Task details:
All of the records below are to be copied exactly.

Given entries:
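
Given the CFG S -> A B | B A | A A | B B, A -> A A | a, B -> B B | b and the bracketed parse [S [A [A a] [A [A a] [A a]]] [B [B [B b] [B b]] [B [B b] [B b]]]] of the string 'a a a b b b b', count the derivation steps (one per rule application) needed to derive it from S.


Every bracketed nonterminal node [X ...] in the tree is produced by exactly one rule application.
Reading the tree off as a leftmost derivation:
  Step 1: S  =>  A B   (applied S -> A B)
  Step 2: A B  =>  A A B   (applied A -> A A)
  Step 3: A A B  =>  a A B   (applied A -> a)
  Step 4: a A B  =>  a A A B   (applied A -> A A)
  Step 5: a A A B  =>  a a A B   (applied A -> a)
  Step 6: a a A B  =>  a a a B   (applied A -> a)
  Step 7: a a a B  =>  a a a B B   (applied B -> B B)
  Step 8: a a a B B  =>  a a a B B B   (applied B -> B B)
  Step 9: a a a B B B  =>  a a a b B B   (applied B -> b)
  Step 10: a a a b B B  =>  a a a b b B   (applied B -> b)
  Step 11: a a a b b B  =>  a a a b b B B   (applied B -> B B)
  Step 12: a a a b b B B  =>  a a a b b b B   (applied B -> b)
  Step 13: a a a b b b B  =>  a a a b b b b   (applied B -> b)
Final yield: a a a b b b b
Total rewrite steps: 13

13


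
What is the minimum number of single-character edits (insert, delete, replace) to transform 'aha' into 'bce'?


Building DP table for s1='aha' (len 3) and s2='bce' (len 3):
       b  c  e
    0  1  2  3
  a 1  1  2  3
  h 2  2  2  3
  a 3  3  3  3
Edit distance = dp[3][3] = 3

3


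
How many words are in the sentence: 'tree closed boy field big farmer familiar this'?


Counting words by splitting on spaces:
  Word 1: 'tree'
  Word 2: 'closed'
  Word 3: 'boy'
  Word 4: 'field'
  Word 5: 'big'
  Word 6: 'farmer'
  Word 7: 'familiar'
  Word 8: 'this'
Total words: 8

8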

Task answer:
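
Given the CFG S -> A B | B A | A A | B B, A -> A A | a, B -> B B | b and the bracketed parse [S [A [A a] [A [A a] [A a]]] [B [B [B b] [B b]] [B [B b] [B b]]]] of the string 'a a a b b b b', count the derivation steps (one per rule application) needed to derive it from S.


Every bracketed nonterminal node [X ...] in the tree is produced by exactly one rule application.
Reading the tree off as a leftmost derivation:
  Step 1: S  =>  A B   (applied S -> A B)
  Step 2: A B  =>  A A B   (applied A -> A A)
  Step 3: A A B  =>  a A B   (applied A -> a)
  Step 4: a A B  =>  a A A B   (applied A -> A A)
  Step 5: a A A B  =>  a a A B   (applied A -> a)
  Step 6: a a A B  =>  a a a B   (applied A -> a)
  Step 7: a a a B  =>  a a a B B   (applied B -> B B)
  Step 8: a a a B B  =>  a a a B B B   (applied B -> B B)
  Step 9: a a a B B B  =>  a a a b B B   (applied B -> b)
  Step 10: a a a b B B  =>  a a a b b B   (applied B -> b)
  Step 11: a a a b b B  =>  a a a b b B B   (applied B -> B B)
  Step 12: a a a b b B B  =>  a a a b b b B   (applied B -> b)
  Step 13: a a a b b b B  =>  a a a b b b b   (applied B -> b)
Final yield: a a a b b b b
Total rewrite steps: 13

13


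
What is the minimum number of single-character edits (insert, delete, replace) to transform 'aha' into 'bce'?


Building DP table for s1='aha' (len 3) and s2='bce' (len 3):
       b  c  e
    0  1  2  3
  a 1  1  2  3
  h 2  2  2  3
  a 3  3  3  3
Edit distance = dp[3][3] = 3

3


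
How many words are in the sentence: 'tree closed boy field big farmer familiar this'?


Counting words by splitting on spaces:
  Word 1: 'tree'
  Word 2: 'closed'
  Word 3: 'boy'
  Word 4: 'field'
  Word 5: 'big'
  Word 6: 'farmer'
  Word 7: 'familiar'
  Word 8: 'this'
Total words: 8

8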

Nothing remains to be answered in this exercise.